RECORDS SUPPLIED
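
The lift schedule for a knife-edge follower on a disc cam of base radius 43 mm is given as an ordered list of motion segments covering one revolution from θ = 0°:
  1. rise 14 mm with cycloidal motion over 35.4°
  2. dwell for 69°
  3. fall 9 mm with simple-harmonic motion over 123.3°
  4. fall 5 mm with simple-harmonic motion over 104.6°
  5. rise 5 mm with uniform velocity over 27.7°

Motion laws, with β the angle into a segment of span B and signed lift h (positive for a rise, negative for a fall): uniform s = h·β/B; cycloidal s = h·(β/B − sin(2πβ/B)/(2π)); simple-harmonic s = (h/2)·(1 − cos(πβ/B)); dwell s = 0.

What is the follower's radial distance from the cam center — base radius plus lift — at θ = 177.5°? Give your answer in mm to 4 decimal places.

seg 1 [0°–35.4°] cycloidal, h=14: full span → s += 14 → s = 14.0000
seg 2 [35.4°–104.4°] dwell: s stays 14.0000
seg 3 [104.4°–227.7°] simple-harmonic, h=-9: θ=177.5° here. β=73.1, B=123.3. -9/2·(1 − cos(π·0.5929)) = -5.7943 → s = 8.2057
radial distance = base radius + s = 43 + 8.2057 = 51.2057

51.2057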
--
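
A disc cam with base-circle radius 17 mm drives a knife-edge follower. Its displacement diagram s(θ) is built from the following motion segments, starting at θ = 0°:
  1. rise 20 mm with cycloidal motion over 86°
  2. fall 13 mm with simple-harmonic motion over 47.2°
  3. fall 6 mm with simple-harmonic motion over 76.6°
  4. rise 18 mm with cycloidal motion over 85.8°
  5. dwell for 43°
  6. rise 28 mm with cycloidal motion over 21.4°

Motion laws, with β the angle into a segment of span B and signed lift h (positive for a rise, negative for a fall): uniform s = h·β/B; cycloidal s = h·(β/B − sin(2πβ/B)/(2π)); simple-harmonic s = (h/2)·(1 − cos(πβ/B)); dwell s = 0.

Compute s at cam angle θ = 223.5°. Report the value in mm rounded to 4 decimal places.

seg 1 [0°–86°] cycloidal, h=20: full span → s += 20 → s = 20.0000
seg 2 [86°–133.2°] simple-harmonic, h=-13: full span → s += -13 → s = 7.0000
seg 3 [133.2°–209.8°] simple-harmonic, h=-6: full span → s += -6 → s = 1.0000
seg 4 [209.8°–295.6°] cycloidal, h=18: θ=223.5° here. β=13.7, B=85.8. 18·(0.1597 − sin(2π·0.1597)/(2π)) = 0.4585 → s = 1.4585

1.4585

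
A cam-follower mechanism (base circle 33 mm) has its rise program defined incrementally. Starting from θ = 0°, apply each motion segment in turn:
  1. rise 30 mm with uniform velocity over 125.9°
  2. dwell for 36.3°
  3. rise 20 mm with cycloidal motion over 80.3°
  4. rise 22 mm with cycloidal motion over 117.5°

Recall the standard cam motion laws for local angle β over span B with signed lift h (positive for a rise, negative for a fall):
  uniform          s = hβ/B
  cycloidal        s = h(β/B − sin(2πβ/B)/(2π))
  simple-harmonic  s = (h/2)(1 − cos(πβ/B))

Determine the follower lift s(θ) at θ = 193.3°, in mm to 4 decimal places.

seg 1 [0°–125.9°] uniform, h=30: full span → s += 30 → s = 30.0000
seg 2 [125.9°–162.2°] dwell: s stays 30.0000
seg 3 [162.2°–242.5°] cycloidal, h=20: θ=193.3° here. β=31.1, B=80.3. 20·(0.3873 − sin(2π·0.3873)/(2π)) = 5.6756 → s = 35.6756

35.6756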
---
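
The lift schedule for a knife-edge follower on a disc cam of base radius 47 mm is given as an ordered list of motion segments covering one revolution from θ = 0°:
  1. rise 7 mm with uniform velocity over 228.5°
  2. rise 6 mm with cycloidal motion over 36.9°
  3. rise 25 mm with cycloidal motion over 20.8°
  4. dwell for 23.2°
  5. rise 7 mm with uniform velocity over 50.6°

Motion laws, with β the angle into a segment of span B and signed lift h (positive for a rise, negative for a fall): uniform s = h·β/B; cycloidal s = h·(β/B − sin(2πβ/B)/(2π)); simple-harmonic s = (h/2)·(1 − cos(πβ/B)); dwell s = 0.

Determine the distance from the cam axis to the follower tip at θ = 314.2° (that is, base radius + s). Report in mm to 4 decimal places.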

WORK INSTRUCTIONS
Look back at the entries above and repeat, unchanged, every line from the line holding "A disc cam with" through the line holding "4. rise 18 mm".

EXERCISE SOLUTION
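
A disc cam with base-circle radius 17 mm drives a knife-edge follower. Its displacement diagram s(θ) is built from the following motion segments, starting at θ = 0°:
  1. rise 20 mm with cycloidal motion over 86°
  2. fall 13 mm with simple-harmonic motion over 47.2°
  3. fall 6 mm with simple-harmonic motion over 76.6°
  4. rise 18 mm with cycloidal motion over 85.8°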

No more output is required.